##### THE DATA #####

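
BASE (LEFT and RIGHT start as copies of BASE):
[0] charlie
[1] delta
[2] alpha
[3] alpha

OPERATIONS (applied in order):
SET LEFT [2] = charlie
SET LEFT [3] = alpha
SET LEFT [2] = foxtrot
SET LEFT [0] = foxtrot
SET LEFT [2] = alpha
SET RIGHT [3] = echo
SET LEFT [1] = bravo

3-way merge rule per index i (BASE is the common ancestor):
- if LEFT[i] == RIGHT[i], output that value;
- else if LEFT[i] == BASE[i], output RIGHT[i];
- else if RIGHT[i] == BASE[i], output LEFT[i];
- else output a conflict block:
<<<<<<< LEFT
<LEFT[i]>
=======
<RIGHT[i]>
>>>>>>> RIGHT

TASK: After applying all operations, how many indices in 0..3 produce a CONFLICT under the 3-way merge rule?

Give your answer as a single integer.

Answer: 0

Derivation:
Final LEFT:  [foxtrot, bravo, alpha, alpha]
Final RIGHT: [charlie, delta, alpha, echo]
i=0: L=foxtrot, R=charlie=BASE -> take LEFT -> foxtrot
i=1: L=bravo, R=delta=BASE -> take LEFT -> bravo
i=2: L=alpha R=alpha -> agree -> alpha
i=3: L=alpha=BASE, R=echo -> take RIGHT -> echo
Conflict count: 0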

#####

- **THE TASK**
Whatever lines appear above, reproduce every one of them exactly.

- **EXERCISE RESPONSE**
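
BASE (LEFT and RIGHT start as copies of BASE):
[0] charlie
[1] delta
[2] alpha
[3] alpha

OPERATIONS (applied in order):
SET LEFT [2] = charlie
SET LEFT [3] = alpha
SET LEFT [2] = foxtrot
SET LEFT [0] = foxtrot
SET LEFT [2] = alpha
SET RIGHT [3] = echo
SET LEFT [1] = bravo

3-way merge rule per index i (BASE is the common ancestor):
- if LEFT[i] == RIGHT[i], output that value;
- else if LEFT[i] == BASE[i], output RIGHT[i];
- else if RIGHT[i] == BASE[i], output LEFT[i];
- else output a conflict block:
<<<<<<< LEFT
<LEFT[i]>
=======
<RIGHT[i]>
>>>>>>> RIGHT

TASK: After applying all operations, how many indices in 0..3 produce a CONFLICT under the 3-way merge rule?

Give your answer as a single integer.

Answer: 0

Derivation:
Final LEFT:  [foxtrot, bravo, alpha, alpha]
Final RIGHT: [charlie, delta, alpha, echo]
i=0: L=foxtrot, R=charlie=BASE -> take LEFT -> foxtrot
i=1: L=bravo, R=delta=BASE -> take LEFT -> bravo
i=2: L=alpha R=alpha -> agree -> alpha
i=3: L=alpha=BASE, R=echo -> take RIGHT -> echo
Conflict count: 0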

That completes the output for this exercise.